THE PROBLEM:
Each line of the records below that holds "binary" should be returned.

INFORMATION SHOWN:
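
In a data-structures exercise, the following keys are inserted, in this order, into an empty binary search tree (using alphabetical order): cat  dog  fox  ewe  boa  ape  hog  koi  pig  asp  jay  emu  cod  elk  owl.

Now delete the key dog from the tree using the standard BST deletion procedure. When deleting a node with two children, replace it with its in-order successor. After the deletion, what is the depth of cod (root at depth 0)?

cat: root
dog: right child of cat (depth 1)
fox: right child of dog (depth 2)
ewe: left child of fox (depth 3)
boa: left child of cat (depth 1)
ape: left child of boa (depth 2)
hog: right child of fox (depth 3)
koi: right child of hog (depth 4)
pig: right child of koi (depth 5)
asp: right child of ape (depth 3)
jay: left child of koi (depth 5)
emu: left child of ewe (depth 4)
cod: left child of dog (depth 2)
elk: left child of emu (depth 5)
owl: left child of pig (depth 6)

Delete dog (two children — replace with in-order successor).
After deletion, path to cod: cat → elk → cod.

2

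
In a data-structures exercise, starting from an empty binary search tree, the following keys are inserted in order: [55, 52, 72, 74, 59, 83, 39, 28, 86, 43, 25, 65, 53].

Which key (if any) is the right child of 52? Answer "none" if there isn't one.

55: root
52: left child of 55 (depth 1)
72: right child of 55 (depth 1)
74: right child of 72 (depth 2)
59: left child of 72 (depth 2)
83: right child of 74 (depth 3)
39: left child of 52 (depth 2)
28: left child of 39 (depth 3)
86: right child of 83 (depth 4)
43: right child of 39 (depth 3)
25: left child of 28 (depth 4)
65: right child of 59 (depth 3)
53: right child of 52 (depth 2)

53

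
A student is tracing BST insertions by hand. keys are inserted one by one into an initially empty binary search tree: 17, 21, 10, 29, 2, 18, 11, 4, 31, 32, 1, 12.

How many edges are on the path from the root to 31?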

ANSWER:
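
In a data-structures exercise, the following keys are inserted, in this order, into an empty binary search tree (using alphabetical order): cat  dog  fox  ewe  boa  ape  hog  koi  pig  asp  jay  emu  cod  elk  owl.
In a data-structures exercise, starting from an empty binary search tree, the following keys are inserted in order: [55, 52, 72, 74, 59, 83, 39, 28, 86, 43, 25, 65, 53].
A student is tracing BST insertions by hand. keys are inserted one by one into an initially empty binary search tree: 17, 21, 10, 29, 2, 18, 11, 4, 31, 32, 1, 12.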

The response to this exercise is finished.